* What is being asked *
Print back every record below, exactly as it stands.
▽
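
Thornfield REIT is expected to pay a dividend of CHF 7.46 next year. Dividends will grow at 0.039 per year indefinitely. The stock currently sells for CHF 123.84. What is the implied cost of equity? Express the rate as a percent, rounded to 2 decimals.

Rearranging the constant-growth DDM: r = D₁/P₀ + g.
r = 7.4600 / 123.84 + 0.039 = 0.06024 + 0.039 = 0.09924

9.92%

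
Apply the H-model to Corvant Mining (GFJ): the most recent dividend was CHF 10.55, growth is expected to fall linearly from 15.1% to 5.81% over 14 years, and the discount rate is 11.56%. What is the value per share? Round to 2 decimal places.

CHF 313.45

H-model: P₀ = D₀[(1+g_L) + H(g_S−g_L)]/(r−g_L), with H = 14/2 = 7.
P₀ = 10.55 × [(1+0.0581) + 7×(0.151−0.0581)] / (0.1156−0.0581)
   = 10.55 × 1.7084 / 0.0575 = 313.4543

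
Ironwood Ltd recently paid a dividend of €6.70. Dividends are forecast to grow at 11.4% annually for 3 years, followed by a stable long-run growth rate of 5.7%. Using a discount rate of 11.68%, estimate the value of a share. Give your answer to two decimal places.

Two-stage DDM. Project D₁…D_3 at 0.114, terminal growth 0.057, discount at r = 0.1168.
D_1 = 7.4638
D_2 = 8.3147
D_3 = 9.2625
Terminal value at t=3: TV = D_4/(r−g) = 9.7905/(0.1168−0.057) = 163.7209
P₀ = 7.4638/(1+0.1168)^1 + 8.3147/(1+0.1168)^2 + 9.2625/(1+0.1168)^3 + 163.7209/(1+0.1168)^3 = 137.5373

€137.54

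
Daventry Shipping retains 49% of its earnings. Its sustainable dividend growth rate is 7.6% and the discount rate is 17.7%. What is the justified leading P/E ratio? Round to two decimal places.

Payout ratio b = 1 − 0.49 = 0.51.
Justified leading P/E = b/(r−g) = 0.51/(0.177−0.076) = 5.0495

5.05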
△
* Answer for this exercise *
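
Thornfield REIT is expected to pay a dividend of CHF 7.46 next year. Dividends will grow at 0.039 per year indefinitely. The stock currently sells for CHF 123.84. What is the implied cost of equity? Express the rate as a percent, rounded to 2 decimals.

Rearranging the constant-growth DDM: r = D₁/P₀ + g.
r = 7.4600 / 123.84 + 0.039 = 0.06024 + 0.039 = 0.09924

9.92%

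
Apply the H-model to Corvant Mining (GFJ): the most recent dividend was CHF 10.55, growth is expected to fall linearly from 15.1% to 5.81% over 14 years, and the discount rate is 11.56%. What is the value per share? Round to 2 decimal places.

CHF 313.45

H-model: P₀ = D₀[(1+g_L) + H(g_S−g_L)]/(r−g_L), with H = 14/2 = 7.
P₀ = 10.55 × [(1+0.0581) + 7×(0.151−0.0581)] / (0.1156−0.0581)
   = 10.55 × 1.7084 / 0.0575 = 313.4543

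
Ironwood Ltd recently paid a dividend of €6.70. Dividends are forecast to grow at 11.4% annually for 3 years, followed by a stable long-run growth rate of 5.7%. Using a discount rate of 11.68%, estimate the value of a share. Give your answer to two decimal places.

Two-stage DDM. Project D₁…D_3 at 0.114, terminal growth 0.057, discount at r = 0.1168.
D_1 = 7.4638
D_2 = 8.3147
D_3 = 9.2625
Terminal value at t=3: TV = D_4/(r−g) = 9.7905/(0.1168−0.057) = 163.7209
P₀ = 7.4638/(1+0.1168)^1 + 8.3147/(1+0.1168)^2 + 9.2625/(1+0.1168)^3 + 163.7209/(1+0.1168)^3 = 137.5373

€137.54

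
Daventry Shipping retains 49% of its earnings. Its sustainable dividend growth rate is 7.6% and the discount rate is 17.7%. What is the justified leading P/E ratio? Round to two decimal places.

Payout ratio b = 1 − 0.49 = 0.51.
Justified leading P/E = b/(r−g) = 0.51/(0.177−0.076) = 5.0495

5.05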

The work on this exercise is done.